Locate the line containing "In the progression A13", then please write out that line and all the lines below it in the entries exactly.

<<<<

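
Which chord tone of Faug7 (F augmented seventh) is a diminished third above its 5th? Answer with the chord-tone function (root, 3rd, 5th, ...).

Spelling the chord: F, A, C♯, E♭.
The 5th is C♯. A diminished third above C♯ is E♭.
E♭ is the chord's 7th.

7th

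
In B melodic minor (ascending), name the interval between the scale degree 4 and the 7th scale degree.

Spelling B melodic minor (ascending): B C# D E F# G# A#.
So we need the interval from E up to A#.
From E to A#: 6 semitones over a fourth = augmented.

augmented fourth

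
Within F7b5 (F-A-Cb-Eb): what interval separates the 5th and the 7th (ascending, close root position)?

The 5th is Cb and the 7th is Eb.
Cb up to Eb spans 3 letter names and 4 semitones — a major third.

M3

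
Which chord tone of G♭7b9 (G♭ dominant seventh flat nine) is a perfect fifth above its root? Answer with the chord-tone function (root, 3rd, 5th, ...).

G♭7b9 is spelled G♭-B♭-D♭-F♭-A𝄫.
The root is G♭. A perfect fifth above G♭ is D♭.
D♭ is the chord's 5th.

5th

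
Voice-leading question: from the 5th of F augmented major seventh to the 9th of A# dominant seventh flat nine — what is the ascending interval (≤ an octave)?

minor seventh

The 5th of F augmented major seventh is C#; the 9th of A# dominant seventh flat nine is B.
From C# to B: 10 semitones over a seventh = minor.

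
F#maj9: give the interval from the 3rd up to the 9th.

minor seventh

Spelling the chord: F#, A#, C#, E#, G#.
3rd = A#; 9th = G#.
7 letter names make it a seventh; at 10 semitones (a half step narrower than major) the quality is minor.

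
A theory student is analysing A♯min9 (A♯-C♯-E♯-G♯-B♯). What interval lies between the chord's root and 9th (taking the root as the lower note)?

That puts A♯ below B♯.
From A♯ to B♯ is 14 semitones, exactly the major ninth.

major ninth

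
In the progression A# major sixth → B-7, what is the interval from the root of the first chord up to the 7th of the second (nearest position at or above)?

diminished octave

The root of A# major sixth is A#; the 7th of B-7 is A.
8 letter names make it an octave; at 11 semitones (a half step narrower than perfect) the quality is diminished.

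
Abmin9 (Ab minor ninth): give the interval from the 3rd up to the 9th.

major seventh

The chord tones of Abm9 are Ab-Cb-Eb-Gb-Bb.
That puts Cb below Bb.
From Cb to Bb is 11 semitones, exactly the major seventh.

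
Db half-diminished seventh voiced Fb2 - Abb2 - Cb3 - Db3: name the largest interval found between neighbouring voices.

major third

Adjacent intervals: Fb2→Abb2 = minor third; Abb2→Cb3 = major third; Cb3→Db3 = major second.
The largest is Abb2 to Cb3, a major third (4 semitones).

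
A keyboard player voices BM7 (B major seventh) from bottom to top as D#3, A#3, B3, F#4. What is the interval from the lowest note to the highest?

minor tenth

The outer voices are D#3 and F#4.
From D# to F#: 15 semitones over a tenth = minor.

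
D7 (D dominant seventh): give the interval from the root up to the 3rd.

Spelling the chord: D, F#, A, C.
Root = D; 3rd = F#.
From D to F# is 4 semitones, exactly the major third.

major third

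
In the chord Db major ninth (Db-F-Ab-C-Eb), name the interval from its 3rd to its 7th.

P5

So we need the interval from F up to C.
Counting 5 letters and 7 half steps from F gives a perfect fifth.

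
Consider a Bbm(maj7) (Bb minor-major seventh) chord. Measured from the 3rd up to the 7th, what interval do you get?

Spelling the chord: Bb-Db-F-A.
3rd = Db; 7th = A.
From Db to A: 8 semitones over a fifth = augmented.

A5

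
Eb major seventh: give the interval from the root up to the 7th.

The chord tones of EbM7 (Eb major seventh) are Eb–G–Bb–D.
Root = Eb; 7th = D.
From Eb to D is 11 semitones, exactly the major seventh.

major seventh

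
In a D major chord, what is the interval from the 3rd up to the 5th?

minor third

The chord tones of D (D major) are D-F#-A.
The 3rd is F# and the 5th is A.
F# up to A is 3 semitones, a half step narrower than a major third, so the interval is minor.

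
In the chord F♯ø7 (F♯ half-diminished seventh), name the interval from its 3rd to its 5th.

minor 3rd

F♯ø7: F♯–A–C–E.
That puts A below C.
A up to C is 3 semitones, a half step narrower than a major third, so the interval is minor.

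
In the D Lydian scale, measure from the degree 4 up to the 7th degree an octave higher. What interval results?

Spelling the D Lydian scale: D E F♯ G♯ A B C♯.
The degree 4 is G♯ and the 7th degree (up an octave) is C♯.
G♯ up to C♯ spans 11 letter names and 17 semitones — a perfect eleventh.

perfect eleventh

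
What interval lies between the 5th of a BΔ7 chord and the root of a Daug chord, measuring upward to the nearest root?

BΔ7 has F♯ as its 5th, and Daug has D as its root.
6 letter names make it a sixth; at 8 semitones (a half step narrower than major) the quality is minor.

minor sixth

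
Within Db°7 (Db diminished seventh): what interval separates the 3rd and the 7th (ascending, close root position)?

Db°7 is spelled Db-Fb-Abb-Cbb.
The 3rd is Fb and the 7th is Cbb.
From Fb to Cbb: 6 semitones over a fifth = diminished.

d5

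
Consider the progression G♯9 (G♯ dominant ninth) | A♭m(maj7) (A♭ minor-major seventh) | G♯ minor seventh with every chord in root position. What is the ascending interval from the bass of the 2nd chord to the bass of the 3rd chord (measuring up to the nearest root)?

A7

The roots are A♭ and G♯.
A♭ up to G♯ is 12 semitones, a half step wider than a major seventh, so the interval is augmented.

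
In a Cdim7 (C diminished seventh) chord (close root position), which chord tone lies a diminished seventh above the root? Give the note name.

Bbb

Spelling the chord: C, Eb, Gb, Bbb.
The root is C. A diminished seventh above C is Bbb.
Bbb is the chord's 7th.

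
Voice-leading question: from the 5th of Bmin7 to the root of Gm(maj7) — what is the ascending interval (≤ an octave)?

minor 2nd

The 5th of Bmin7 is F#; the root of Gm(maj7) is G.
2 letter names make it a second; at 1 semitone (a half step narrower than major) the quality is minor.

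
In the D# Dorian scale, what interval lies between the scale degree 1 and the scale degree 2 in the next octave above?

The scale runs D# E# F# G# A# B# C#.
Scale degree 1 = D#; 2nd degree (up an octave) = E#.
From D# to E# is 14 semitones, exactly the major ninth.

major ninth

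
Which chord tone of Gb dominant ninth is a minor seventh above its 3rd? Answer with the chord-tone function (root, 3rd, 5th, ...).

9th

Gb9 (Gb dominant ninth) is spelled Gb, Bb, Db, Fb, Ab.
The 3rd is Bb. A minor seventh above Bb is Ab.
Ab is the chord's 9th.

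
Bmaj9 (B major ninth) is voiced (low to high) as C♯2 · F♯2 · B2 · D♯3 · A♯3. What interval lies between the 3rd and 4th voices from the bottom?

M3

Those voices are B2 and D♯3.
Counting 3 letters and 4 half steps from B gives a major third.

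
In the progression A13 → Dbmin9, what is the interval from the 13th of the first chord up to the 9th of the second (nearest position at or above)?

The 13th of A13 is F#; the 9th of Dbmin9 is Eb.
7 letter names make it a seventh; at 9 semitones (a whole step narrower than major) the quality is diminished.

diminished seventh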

>>>>

- Result of the task
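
In the progression A13 → Dbmin9, what is the interval from the 13th of the first chord up to the 9th of the second (nearest position at or above)?

The 13th of A13 is F#; the 9th of Dbmin9 is Eb.
7 letter names make it a seventh; at 9 semitones (a whole step narrower than major) the quality is diminished.

diminished seventh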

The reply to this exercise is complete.